* [What needs to be done]:
Print all of the data exactly as written.

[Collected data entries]

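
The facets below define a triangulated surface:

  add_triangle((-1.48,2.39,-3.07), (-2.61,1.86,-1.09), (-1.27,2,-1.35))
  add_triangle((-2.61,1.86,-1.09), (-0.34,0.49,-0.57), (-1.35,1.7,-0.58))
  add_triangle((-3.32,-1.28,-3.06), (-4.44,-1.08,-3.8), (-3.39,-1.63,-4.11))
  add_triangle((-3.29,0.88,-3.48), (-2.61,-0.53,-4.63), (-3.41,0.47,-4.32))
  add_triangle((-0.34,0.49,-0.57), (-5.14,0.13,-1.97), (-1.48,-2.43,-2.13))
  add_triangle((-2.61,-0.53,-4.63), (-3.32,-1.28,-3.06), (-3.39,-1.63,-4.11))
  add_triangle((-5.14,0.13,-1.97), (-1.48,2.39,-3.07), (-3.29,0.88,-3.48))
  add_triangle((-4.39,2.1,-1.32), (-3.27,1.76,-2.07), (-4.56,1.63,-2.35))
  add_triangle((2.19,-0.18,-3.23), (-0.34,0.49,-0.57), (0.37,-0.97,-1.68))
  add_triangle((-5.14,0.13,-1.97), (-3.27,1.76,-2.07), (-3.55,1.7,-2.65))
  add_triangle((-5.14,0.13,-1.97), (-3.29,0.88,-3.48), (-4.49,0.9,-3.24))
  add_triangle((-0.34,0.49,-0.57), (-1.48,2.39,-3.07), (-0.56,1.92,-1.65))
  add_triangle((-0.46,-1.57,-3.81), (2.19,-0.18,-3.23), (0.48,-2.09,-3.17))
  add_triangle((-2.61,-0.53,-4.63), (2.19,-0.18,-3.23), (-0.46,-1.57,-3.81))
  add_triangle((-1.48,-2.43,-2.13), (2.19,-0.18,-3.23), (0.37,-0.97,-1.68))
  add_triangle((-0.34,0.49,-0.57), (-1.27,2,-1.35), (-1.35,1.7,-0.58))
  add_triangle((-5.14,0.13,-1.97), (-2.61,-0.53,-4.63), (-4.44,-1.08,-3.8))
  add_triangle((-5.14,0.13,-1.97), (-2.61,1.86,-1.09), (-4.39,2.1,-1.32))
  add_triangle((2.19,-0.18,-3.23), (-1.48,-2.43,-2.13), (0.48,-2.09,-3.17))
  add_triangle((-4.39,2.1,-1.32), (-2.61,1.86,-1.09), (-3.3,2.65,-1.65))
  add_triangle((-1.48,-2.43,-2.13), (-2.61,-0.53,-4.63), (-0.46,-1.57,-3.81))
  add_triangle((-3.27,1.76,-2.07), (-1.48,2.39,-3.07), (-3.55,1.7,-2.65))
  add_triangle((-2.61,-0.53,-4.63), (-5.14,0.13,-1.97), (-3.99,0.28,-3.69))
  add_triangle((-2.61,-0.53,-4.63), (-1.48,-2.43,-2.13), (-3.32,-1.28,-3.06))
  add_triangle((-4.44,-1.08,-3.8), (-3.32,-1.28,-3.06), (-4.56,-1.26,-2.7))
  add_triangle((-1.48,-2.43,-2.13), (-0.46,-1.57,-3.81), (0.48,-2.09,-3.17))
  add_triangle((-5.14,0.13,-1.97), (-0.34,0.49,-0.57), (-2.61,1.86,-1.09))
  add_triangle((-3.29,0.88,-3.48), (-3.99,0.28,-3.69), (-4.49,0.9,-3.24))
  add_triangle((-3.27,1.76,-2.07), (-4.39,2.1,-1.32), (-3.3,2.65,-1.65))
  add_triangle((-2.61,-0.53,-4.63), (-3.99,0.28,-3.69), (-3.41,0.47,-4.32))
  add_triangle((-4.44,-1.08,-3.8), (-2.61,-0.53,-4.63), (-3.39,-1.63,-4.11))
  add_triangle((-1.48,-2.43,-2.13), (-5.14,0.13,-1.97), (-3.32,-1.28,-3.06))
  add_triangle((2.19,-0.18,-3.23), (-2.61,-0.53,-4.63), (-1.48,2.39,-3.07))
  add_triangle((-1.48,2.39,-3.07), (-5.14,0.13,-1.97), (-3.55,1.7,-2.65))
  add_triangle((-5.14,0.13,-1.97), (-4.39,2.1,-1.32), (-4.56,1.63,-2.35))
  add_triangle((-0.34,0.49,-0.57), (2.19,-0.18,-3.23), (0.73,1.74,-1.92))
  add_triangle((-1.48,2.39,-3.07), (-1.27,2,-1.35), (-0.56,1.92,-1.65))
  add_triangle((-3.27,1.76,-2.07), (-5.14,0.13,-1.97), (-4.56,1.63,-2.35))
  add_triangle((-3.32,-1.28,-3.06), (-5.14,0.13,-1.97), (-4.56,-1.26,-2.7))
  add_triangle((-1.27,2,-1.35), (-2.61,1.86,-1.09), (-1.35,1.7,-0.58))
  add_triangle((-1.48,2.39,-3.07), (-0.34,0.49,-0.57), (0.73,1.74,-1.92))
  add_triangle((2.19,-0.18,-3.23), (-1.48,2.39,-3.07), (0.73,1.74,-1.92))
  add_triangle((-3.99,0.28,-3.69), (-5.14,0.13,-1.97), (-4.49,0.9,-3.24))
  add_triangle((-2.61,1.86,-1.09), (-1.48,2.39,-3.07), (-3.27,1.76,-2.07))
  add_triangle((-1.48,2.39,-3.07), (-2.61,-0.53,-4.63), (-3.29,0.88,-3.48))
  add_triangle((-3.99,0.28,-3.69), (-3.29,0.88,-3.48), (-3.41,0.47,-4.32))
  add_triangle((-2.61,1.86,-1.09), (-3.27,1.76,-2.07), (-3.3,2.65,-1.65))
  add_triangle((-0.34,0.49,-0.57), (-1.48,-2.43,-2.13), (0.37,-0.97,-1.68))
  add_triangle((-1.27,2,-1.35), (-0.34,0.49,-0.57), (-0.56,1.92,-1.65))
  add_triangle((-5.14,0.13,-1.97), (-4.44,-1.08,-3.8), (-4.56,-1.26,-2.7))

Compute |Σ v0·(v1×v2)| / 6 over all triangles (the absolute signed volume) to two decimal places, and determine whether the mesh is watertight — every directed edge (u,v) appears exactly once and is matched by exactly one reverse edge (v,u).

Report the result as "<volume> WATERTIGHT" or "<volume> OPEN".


42.74 WATERTIGHT

Per-triangle v0·(v1×v2)/6:
  t1: +0.6918
  t2: -0.1356
  t3: +0.2923
  t4: -0.0271
  t5: -1.5739
  t6: -0.6573
  t7: +2.7638
  t8: +0.5786
  t9: -0.5588
  t10: +0.7261
  t11: -0.4581
  t12: -0.0268
  t13: +1.9145
  t14: +3.7564
  t15: +0.4227
  t16: -0.0270
  t17: +2.6360
  t18: -0.7100
  t19: -0.9349
  t20: +0.0550
  t21: +3.0916
  t22: +0.5947
  t23: +1.6601
  t24: +2.4904
  t25: +0.4449
  t26: +1.4590
  t27: -0.6388
  t28: +0.5640
  t29: +0.7577
  t30: +0.8932
  t31: +1.5219
  t32: +1.9524
  t33: +8.4480
  t34: +0.8537
  t35: +1.4967
  t36: -0.5617
  t37: +0.3157
  t38: +0.1943
  t39: -0.9934
  t40: +0.2554
  t41: +0.0474
  t42: +2.7529
  t43: +1.2227
  t44: +1.0175
  t45: +3.0571
  t46: +0.4364
  t47: -0.1588
  t48: -0.6035
  t49: -0.0560
  t50: +1.4995
Σ = +42.7429 → |volume| = 42.74

Directed edges: 150 total, each appears once with its reverse present → watertight.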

* [Answer to this task]:
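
The facets below define a triangulated surface:

  add_triangle((-1.48,2.39,-3.07), (-2.61,1.86,-1.09), (-1.27,2,-1.35))
  add_triangle((-2.61,1.86,-1.09), (-0.34,0.49,-0.57), (-1.35,1.7,-0.58))
  add_triangle((-3.32,-1.28,-3.06), (-4.44,-1.08,-3.8), (-3.39,-1.63,-4.11))
  add_triangle((-3.29,0.88,-3.48), (-2.61,-0.53,-4.63), (-3.41,0.47,-4.32))
  add_triangle((-0.34,0.49,-0.57), (-5.14,0.13,-1.97), (-1.48,-2.43,-2.13))
  add_triangle((-2.61,-0.53,-4.63), (-3.32,-1.28,-3.06), (-3.39,-1.63,-4.11))
  add_triangle((-5.14,0.13,-1.97), (-1.48,2.39,-3.07), (-3.29,0.88,-3.48))
  add_triangle((-4.39,2.1,-1.32), (-3.27,1.76,-2.07), (-4.56,1.63,-2.35))
  add_triangle((2.19,-0.18,-3.23), (-0.34,0.49,-0.57), (0.37,-0.97,-1.68))
  add_triangle((-5.14,0.13,-1.97), (-3.27,1.76,-2.07), (-3.55,1.7,-2.65))
  add_triangle((-5.14,0.13,-1.97), (-3.29,0.88,-3.48), (-4.49,0.9,-3.24))
  add_triangle((-0.34,0.49,-0.57), (-1.48,2.39,-3.07), (-0.56,1.92,-1.65))
  add_triangle((-0.46,-1.57,-3.81), (2.19,-0.18,-3.23), (0.48,-2.09,-3.17))
  add_triangle((-2.61,-0.53,-4.63), (2.19,-0.18,-3.23), (-0.46,-1.57,-3.81))
  add_triangle((-1.48,-2.43,-2.13), (2.19,-0.18,-3.23), (0.37,-0.97,-1.68))
  add_triangle((-0.34,0.49,-0.57), (-1.27,2,-1.35), (-1.35,1.7,-0.58))
  add_triangle((-5.14,0.13,-1.97), (-2.61,-0.53,-4.63), (-4.44,-1.08,-3.8))
  add_triangle((-5.14,0.13,-1.97), (-2.61,1.86,-1.09), (-4.39,2.1,-1.32))
  add_triangle((2.19,-0.18,-3.23), (-1.48,-2.43,-2.13), (0.48,-2.09,-3.17))
  add_triangle((-4.39,2.1,-1.32), (-2.61,1.86,-1.09), (-3.3,2.65,-1.65))
  add_triangle((-1.48,-2.43,-2.13), (-2.61,-0.53,-4.63), (-0.46,-1.57,-3.81))
  add_triangle((-3.27,1.76,-2.07), (-1.48,2.39,-3.07), (-3.55,1.7,-2.65))
  add_triangle((-2.61,-0.53,-4.63), (-5.14,0.13,-1.97), (-3.99,0.28,-3.69))
  add_triangle((-2.61,-0.53,-4.63), (-1.48,-2.43,-2.13), (-3.32,-1.28,-3.06))
  add_triangle((-4.44,-1.08,-3.8), (-3.32,-1.28,-3.06), (-4.56,-1.26,-2.7))
  add_triangle((-1.48,-2.43,-2.13), (-0.46,-1.57,-3.81), (0.48,-2.09,-3.17))
  add_triangle((-5.14,0.13,-1.97), (-0.34,0.49,-0.57), (-2.61,1.86,-1.09))
  add_triangle((-3.29,0.88,-3.48), (-3.99,0.28,-3.69), (-4.49,0.9,-3.24))
  add_triangle((-3.27,1.76,-2.07), (-4.39,2.1,-1.32), (-3.3,2.65,-1.65))
  add_triangle((-2.61,-0.53,-4.63), (-3.99,0.28,-3.69), (-3.41,0.47,-4.32))
  add_triangle((-4.44,-1.08,-3.8), (-2.61,-0.53,-4.63), (-3.39,-1.63,-4.11))
  add_triangle((-1.48,-2.43,-2.13), (-5.14,0.13,-1.97), (-3.32,-1.28,-3.06))
  add_triangle((2.19,-0.18,-3.23), (-2.61,-0.53,-4.63), (-1.48,2.39,-3.07))
  add_triangle((-1.48,2.39,-3.07), (-5.14,0.13,-1.97), (-3.55,1.7,-2.65))
  add_triangle((-5.14,0.13,-1.97), (-4.39,2.1,-1.32), (-4.56,1.63,-2.35))
  add_triangle((-0.34,0.49,-0.57), (2.19,-0.18,-3.23), (0.73,1.74,-1.92))
  add_triangle((-1.48,2.39,-3.07), (-1.27,2,-1.35), (-0.56,1.92,-1.65))
  add_triangle((-3.27,1.76,-2.07), (-5.14,0.13,-1.97), (-4.56,1.63,-2.35))
  add_triangle((-3.32,-1.28,-3.06), (-5.14,0.13,-1.97), (-4.56,-1.26,-2.7))
  add_triangle((-1.27,2,-1.35), (-2.61,1.86,-1.09), (-1.35,1.7,-0.58))
  add_triangle((-1.48,2.39,-3.07), (-0.34,0.49,-0.57), (0.73,1.74,-1.92))
  add_triangle((2.19,-0.18,-3.23), (-1.48,2.39,-3.07), (0.73,1.74,-1.92))
  add_triangle((-3.99,0.28,-3.69), (-5.14,0.13,-1.97), (-4.49,0.9,-3.24))
  add_triangle((-2.61,1.86,-1.09), (-1.48,2.39,-3.07), (-3.27,1.76,-2.07))
  add_triangle((-1.48,2.39,-3.07), (-2.61,-0.53,-4.63), (-3.29,0.88,-3.48))
  add_triangle((-3.99,0.28,-3.69), (-3.29,0.88,-3.48), (-3.41,0.47,-4.32))
  add_triangle((-2.61,1.86,-1.09), (-3.27,1.76,-2.07), (-3.3,2.65,-1.65))
  add_triangle((-0.34,0.49,-0.57), (-1.48,-2.43,-2.13), (0.37,-0.97,-1.68))
  add_triangle((-1.27,2,-1.35), (-0.34,0.49,-0.57), (-0.56,1.92,-1.65))
  add_triangle((-5.14,0.13,-1.97), (-4.44,-1.08,-3.8), (-4.56,-1.26,-2.7))

Compute |Σ v0·(v1×v2)| / 6 over all triangles (the absolute signed volume) to two decimal places, and determine whether the mesh is watertight — every directed edge (u,v) appears exactly once and is matched by exactly one reverse edge (v,u).

Report the result as "<volume> WATERTIGHT" or "<volume> OPEN".


42.74 WATERTIGHT

Per-triangle v0·(v1×v2)/6:
  t1: +0.6918
  t2: -0.1356
  t3: +0.2923
  t4: -0.0271
  t5: -1.5739
  t6: -0.6573
  t7: +2.7638
  t8: +0.5786
  t9: -0.5588
  t10: +0.7261
  t11: -0.4581
  t12: -0.0268
  t13: +1.9145
  t14: +3.7564
  t15: +0.4227
  t16: -0.0270
  t17: +2.6360
  t18: -0.7100
  t19: -0.9349
  t20: +0.0550
  t21: +3.0916
  t22: +0.5947
  t23: +1.6601
  t24: +2.4904
  t25: +0.4449
  t26: +1.4590
  t27: -0.6388
  t28: +0.5640
  t29: +0.7577
  t30: +0.8932
  t31: +1.5219
  t32: +1.9524
  t33: +8.4480
  t34: +0.8537
  t35: +1.4967
  t36: -0.5617
  t37: +0.3157
  t38: +0.1943
  t39: -0.9934
  t40: +0.2554
  t41: +0.0474
  t42: +2.7529
  t43: +1.2227
  t44: +1.0175
  t45: +3.0571
  t46: +0.4364
  t47: -0.1588
  t48: -0.6035
  t49: -0.0560
  t50: +1.4995
Σ = +42.7429 → |volume| = 42.74

Directed edges: 150 total, each appears once with its reverse present → watertight.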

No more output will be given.